### [What you need to do]
Output every entry exactly as written.

### [Data supplied]
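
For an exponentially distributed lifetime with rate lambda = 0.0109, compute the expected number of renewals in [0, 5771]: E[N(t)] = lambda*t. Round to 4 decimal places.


lambda = 0.0109
t = 5771
E[N(t)] = lambda * t
E[N(t)] = 0.0109 * 5771
E[N(t)] = 62.9039

62.9039


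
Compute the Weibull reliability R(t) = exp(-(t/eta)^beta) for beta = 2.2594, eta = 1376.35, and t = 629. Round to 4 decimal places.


beta = 2.2594, eta = 1376.35, t = 629
t/eta = 629 / 1376.35 = 0.457
(t/eta)^beta = 0.457^2.2594 = 0.1705
R(t) = exp(-0.1705)
R(t) = 0.8433

0.8433


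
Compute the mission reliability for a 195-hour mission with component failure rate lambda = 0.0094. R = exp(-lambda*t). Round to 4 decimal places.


lambda = 0.0094
mission_time = 195
lambda * t = 0.0094 * 195 = 1.833
R = exp(-1.833)
R = 0.1599

0.1599


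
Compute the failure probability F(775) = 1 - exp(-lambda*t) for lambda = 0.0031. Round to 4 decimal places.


lambda = 0.0031, t = 775
lambda * t = 2.4025
exp(-2.4025) = 0.0905
F(t) = 1 - 0.0905
F(t) = 0.9095

0.9095


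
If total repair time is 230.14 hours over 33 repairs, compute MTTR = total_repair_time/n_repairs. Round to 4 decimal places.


total_repair_time = 230.14
n_repairs = 33
MTTR = 230.14 / 33
MTTR = 6.9739

6.9739


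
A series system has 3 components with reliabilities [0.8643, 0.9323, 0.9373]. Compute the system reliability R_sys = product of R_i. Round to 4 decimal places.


Components: [0.8643, 0.9323, 0.9373]
After component 1 (R=0.8643): product = 0.8643
After component 2 (R=0.9323): product = 0.8058
After component 3 (R=0.9373): product = 0.7553
R_sys = 0.7553

0.7553


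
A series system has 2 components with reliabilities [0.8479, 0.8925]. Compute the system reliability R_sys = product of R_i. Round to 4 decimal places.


Components: [0.8479, 0.8925]
After component 1 (R=0.8479): product = 0.8479
After component 2 (R=0.8925): product = 0.7568
R_sys = 0.7568

0.7568


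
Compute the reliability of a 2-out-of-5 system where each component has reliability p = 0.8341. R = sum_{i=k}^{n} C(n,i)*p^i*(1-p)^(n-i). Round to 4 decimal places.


k = 2, n = 5, p = 0.8341
i=2: C(5,2)=10 * 0.8341^2 * 0.1659^3 = 0.0318
i=3: C(5,3)=10 * 0.8341^3 * 0.1659^2 = 0.1597
i=4: C(5,4)=5 * 0.8341^4 * 0.1659^1 = 0.4015
i=5: C(5,5)=1 * 0.8341^5 * 0.1659^0 = 0.4037
R = sum of terms = 0.9967

0.9967


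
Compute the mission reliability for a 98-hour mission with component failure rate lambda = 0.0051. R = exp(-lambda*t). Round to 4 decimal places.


lambda = 0.0051
mission_time = 98
lambda * t = 0.0051 * 98 = 0.4998
R = exp(-0.4998)
R = 0.6067

0.6067


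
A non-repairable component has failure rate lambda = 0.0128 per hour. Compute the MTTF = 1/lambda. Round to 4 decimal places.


lambda = 0.0128
MTTF = 1 / 0.0128
MTTF = 78.125

78.125


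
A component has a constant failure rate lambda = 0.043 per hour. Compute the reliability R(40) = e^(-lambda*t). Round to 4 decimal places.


lambda = 0.043
t = 40
lambda * t = 1.72
R(t) = e^(-1.72)
R(t) = 0.1791

0.1791


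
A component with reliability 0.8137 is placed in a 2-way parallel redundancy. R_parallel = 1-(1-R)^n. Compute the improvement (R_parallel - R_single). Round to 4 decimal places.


R_single = 0.8137, n = 2
1 - R_single = 0.1863
(1 - R_single)^n = 0.1863^2 = 0.0347
R_parallel = 1 - 0.0347 = 0.9653
Improvement = 0.9653 - 0.8137
Improvement = 0.1516

0.1516


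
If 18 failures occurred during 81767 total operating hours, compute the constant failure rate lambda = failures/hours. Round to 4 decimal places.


failures = 18
total_hours = 81767
lambda = 18 / 81767
lambda = 0.0002

0.0002


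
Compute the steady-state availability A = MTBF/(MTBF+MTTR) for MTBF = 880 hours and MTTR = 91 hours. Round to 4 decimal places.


MTBF = 880
MTTR = 91
MTBF + MTTR = 971
A = 880 / 971
A = 0.9063

0.9063


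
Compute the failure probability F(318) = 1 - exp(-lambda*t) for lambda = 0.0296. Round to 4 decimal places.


lambda = 0.0296, t = 318
lambda * t = 9.4128
exp(-9.4128) = 0.0001
F(t) = 1 - 0.0001
F(t) = 0.9999

0.9999


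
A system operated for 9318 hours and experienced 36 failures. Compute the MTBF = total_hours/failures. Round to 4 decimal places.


total_hours = 9318
failures = 36
MTBF = 9318 / 36
MTBF = 258.8333

258.8333


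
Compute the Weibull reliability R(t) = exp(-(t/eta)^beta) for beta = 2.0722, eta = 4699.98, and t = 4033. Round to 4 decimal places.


beta = 2.0722, eta = 4699.98, t = 4033
t/eta = 4033 / 4699.98 = 0.8581
(t/eta)^beta = 0.8581^2.0722 = 0.7282
R(t) = exp(-0.7282)
R(t) = 0.4828

0.4828


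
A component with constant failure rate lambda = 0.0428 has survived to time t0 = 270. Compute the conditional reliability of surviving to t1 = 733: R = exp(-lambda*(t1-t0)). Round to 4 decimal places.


lambda = 0.0428
t0 = 270, t1 = 733
t1 - t0 = 463
lambda * (t1-t0) = 0.0428 * 463 = 19.8164
R = exp(-19.8164)
R = 0.0

0.0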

### [Finished task]
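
For an exponentially distributed lifetime with rate lambda = 0.0109, compute the expected number of renewals in [0, 5771]: E[N(t)] = lambda*t. Round to 4 decimal places.


lambda = 0.0109
t = 5771
E[N(t)] = lambda * t
E[N(t)] = 0.0109 * 5771
E[N(t)] = 62.9039

62.9039


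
Compute the Weibull reliability R(t) = exp(-(t/eta)^beta) for beta = 2.2594, eta = 1376.35, and t = 629. Round to 4 decimal places.


beta = 2.2594, eta = 1376.35, t = 629
t/eta = 629 / 1376.35 = 0.457
(t/eta)^beta = 0.457^2.2594 = 0.1705
R(t) = exp(-0.1705)
R(t) = 0.8433

0.8433


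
Compute the mission reliability for a 195-hour mission with component failure rate lambda = 0.0094. R = exp(-lambda*t). Round to 4 decimal places.


lambda = 0.0094
mission_time = 195
lambda * t = 0.0094 * 195 = 1.833
R = exp(-1.833)
R = 0.1599

0.1599


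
Compute the failure probability F(775) = 1 - exp(-lambda*t) for lambda = 0.0031. Round to 4 decimal places.


lambda = 0.0031, t = 775
lambda * t = 2.4025
exp(-2.4025) = 0.0905
F(t) = 1 - 0.0905
F(t) = 0.9095

0.9095


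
If total repair time is 230.14 hours over 33 repairs, compute MTTR = total_repair_time/n_repairs. Round to 4 decimal places.


total_repair_time = 230.14
n_repairs = 33
MTTR = 230.14 / 33
MTTR = 6.9739

6.9739


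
A series system has 3 components with reliabilities [0.8643, 0.9323, 0.9373]. Compute the system reliability R_sys = product of R_i. Round to 4 decimal places.


Components: [0.8643, 0.9323, 0.9373]
After component 1 (R=0.8643): product = 0.8643
After component 2 (R=0.9323): product = 0.8058
After component 3 (R=0.9373): product = 0.7553
R_sys = 0.7553

0.7553


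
A series system has 2 components with reliabilities [0.8479, 0.8925]. Compute the system reliability R_sys = product of R_i. Round to 4 decimal places.


Components: [0.8479, 0.8925]
After component 1 (R=0.8479): product = 0.8479
After component 2 (R=0.8925): product = 0.7568
R_sys = 0.7568

0.7568


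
Compute the reliability of a 2-out-of-5 system where each component has reliability p = 0.8341. R = sum_{i=k}^{n} C(n,i)*p^i*(1-p)^(n-i). Round to 4 decimal places.


k = 2, n = 5, p = 0.8341
i=2: C(5,2)=10 * 0.8341^2 * 0.1659^3 = 0.0318
i=3: C(5,3)=10 * 0.8341^3 * 0.1659^2 = 0.1597
i=4: C(5,4)=5 * 0.8341^4 * 0.1659^1 = 0.4015
i=5: C(5,5)=1 * 0.8341^5 * 0.1659^0 = 0.4037
R = sum of terms = 0.9967

0.9967


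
Compute the mission reliability for a 98-hour mission with component failure rate lambda = 0.0051. R = exp(-lambda*t). Round to 4 decimal places.


lambda = 0.0051
mission_time = 98
lambda * t = 0.0051 * 98 = 0.4998
R = exp(-0.4998)
R = 0.6067

0.6067


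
A non-repairable component has failure rate lambda = 0.0128 per hour. Compute the MTTF = 1/lambda. Round to 4 decimal places.


lambda = 0.0128
MTTF = 1 / 0.0128
MTTF = 78.125

78.125


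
A component has a constant failure rate lambda = 0.043 per hour. Compute the reliability R(40) = e^(-lambda*t). Round to 4 decimal places.


lambda = 0.043
t = 40
lambda * t = 1.72
R(t) = e^(-1.72)
R(t) = 0.1791

0.1791


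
A component with reliability 0.8137 is placed in a 2-way parallel redundancy. R_parallel = 1-(1-R)^n. Compute the improvement (R_parallel - R_single). Round to 4 decimal places.


R_single = 0.8137, n = 2
1 - R_single = 0.1863
(1 - R_single)^n = 0.1863^2 = 0.0347
R_parallel = 1 - 0.0347 = 0.9653
Improvement = 0.9653 - 0.8137
Improvement = 0.1516

0.1516


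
If 18 failures occurred during 81767 total operating hours, compute the constant failure rate lambda = failures/hours. Round to 4 decimal places.


failures = 18
total_hours = 81767
lambda = 18 / 81767
lambda = 0.0002

0.0002


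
Compute the steady-state availability A = MTBF/(MTBF+MTTR) for MTBF = 880 hours and MTTR = 91 hours. Round to 4 decimal places.


MTBF = 880
MTTR = 91
MTBF + MTTR = 971
A = 880 / 971
A = 0.9063

0.9063


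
Compute the failure probability F(318) = 1 - exp(-lambda*t) for lambda = 0.0296. Round to 4 decimal places.


lambda = 0.0296, t = 318
lambda * t = 9.4128
exp(-9.4128) = 0.0001
F(t) = 1 - 0.0001
F(t) = 0.9999

0.9999


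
A system operated for 9318 hours and experienced 36 failures. Compute the MTBF = total_hours/failures. Round to 4 decimal places.


total_hours = 9318
failures = 36
MTBF = 9318 / 36
MTBF = 258.8333

258.8333


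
Compute the Weibull reliability R(t) = exp(-(t/eta)^beta) for beta = 2.0722, eta = 4699.98, and t = 4033. Round to 4 decimal places.


beta = 2.0722, eta = 4699.98, t = 4033
t/eta = 4033 / 4699.98 = 0.8581
(t/eta)^beta = 0.8581^2.0722 = 0.7282
R(t) = exp(-0.7282)
R(t) = 0.4828

0.4828


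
A component with constant failure rate lambda = 0.0428 has survived to time t0 = 270. Compute the conditional reliability of surviving to t1 = 733: R = exp(-lambda*(t1-t0)). Round to 4 decimal places.


lambda = 0.0428
t0 = 270, t1 = 733
t1 - t0 = 463
lambda * (t1-t0) = 0.0428 * 463 = 19.8164
R = exp(-19.8164)
R = 0.0

0.0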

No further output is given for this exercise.